⟨

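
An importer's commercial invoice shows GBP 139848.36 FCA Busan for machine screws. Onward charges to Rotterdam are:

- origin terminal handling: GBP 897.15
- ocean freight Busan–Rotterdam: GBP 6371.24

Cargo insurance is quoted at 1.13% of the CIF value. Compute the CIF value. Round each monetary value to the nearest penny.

Let C be the CIF value. C = FCA price + pre-shipment costs + freight + 1.13% × C
C − 1.13% × C = 139848.36 + 897.15 + 6371.24
0.9887 × C = 147116.75
C = 147116.75 / 0.9887 = 148798.17
Insurance premium = 1.13% × 148798.17 = 1681.42

CIF value: GBP 148798.17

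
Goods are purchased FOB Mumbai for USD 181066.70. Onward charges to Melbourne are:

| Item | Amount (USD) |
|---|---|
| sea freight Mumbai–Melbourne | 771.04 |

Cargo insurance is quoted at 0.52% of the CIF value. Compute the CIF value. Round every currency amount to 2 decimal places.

CIF value: USD 182788.24

Let C be the CIF value. C = FOB price + freight + 0.52% × C
C − 0.52% × C = 181066.70 + 771.04
0.9948 × C = 181837.74
C = 181837.74 / 0.9948 = 182788.24
Insurance premium = 0.52% × 182788.24 = 950.50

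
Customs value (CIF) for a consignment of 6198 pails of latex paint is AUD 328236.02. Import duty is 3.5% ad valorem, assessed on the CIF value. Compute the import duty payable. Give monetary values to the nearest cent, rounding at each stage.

Import duty: AUD 11488.26

Import duty = 328236.02 × 3.5% = 11488.26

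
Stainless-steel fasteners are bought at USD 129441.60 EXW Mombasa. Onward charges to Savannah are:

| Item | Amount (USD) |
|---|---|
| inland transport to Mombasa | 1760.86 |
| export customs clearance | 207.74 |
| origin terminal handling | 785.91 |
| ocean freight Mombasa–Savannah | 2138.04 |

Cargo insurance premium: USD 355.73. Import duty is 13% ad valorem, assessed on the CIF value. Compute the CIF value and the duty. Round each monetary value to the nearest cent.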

⟩

Exercise description - What is needed here is every record above, repeated exactly.

Task output -
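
An importer's commercial invoice shows GBP 139848.36 FCA Busan for machine screws. Onward charges to Rotterdam are:

- origin terminal handling: GBP 897.15
- ocean freight Busan–Rotterdam: GBP 6371.24

Cargo insurance is quoted at 1.13% of the CIF value. Compute the CIF value. Round each monetary value to the nearest penny.

Let C be the CIF value. C = FCA price + pre-shipment costs + freight + 1.13% × C
C − 1.13% × C = 139848.36 + 897.15 + 6371.24
0.9887 × C = 147116.75
C = 147116.75 / 0.9887 = 148798.17
Insurance premium = 1.13% × 148798.17 = 1681.42

CIF value: GBP 148798.17

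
Goods are purchased FOB Mumbai for USD 181066.70. Onward charges to Melbourne are:

| Item | Amount (USD) |
|---|---|
| sea freight Mumbai–Melbourne | 771.04 |

Cargo insurance is quoted at 0.52% of the CIF value. Compute the CIF value. Round every currency amount to 2 decimal places.

CIF value: USD 182788.24

Let C be the CIF value. C = FOB price + freight + 0.52% × C
C − 0.52% × C = 181066.70 + 771.04
0.9948 × C = 181837.74
C = 181837.74 / 0.9948 = 182788.24
Insurance premium = 0.52% × 182788.24 = 950.50

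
Customs value (CIF) for a consignment of 6198 pails of latex paint is AUD 328236.02. Import duty is 3.5% ad valorem, assessed on the CIF value. Compute the import duty payable. Give monetary values to the nearest cent, rounding at each stage.

Import duty: AUD 11488.26

Import duty = 328236.02 × 3.5% = 11488.26

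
Stainless-steel fasteners are bought at USD 129441.60 EXW Mombasa. Onward charges to Savannah are:

| Item | Amount (USD) |
|---|---|
| inland transport to Mombasa | 1760.86 |
| export customs clearance | 207.74 |
| origin terminal handling | 785.91 |
| ocean freight Mombasa–Savannah | 2138.04 |

Cargo insurance premium: USD 355.73. Import duty is 13% ad valorem, assessed on the CIF value. Compute the CIF value and the duty. Round each monetary value to the nearest cent.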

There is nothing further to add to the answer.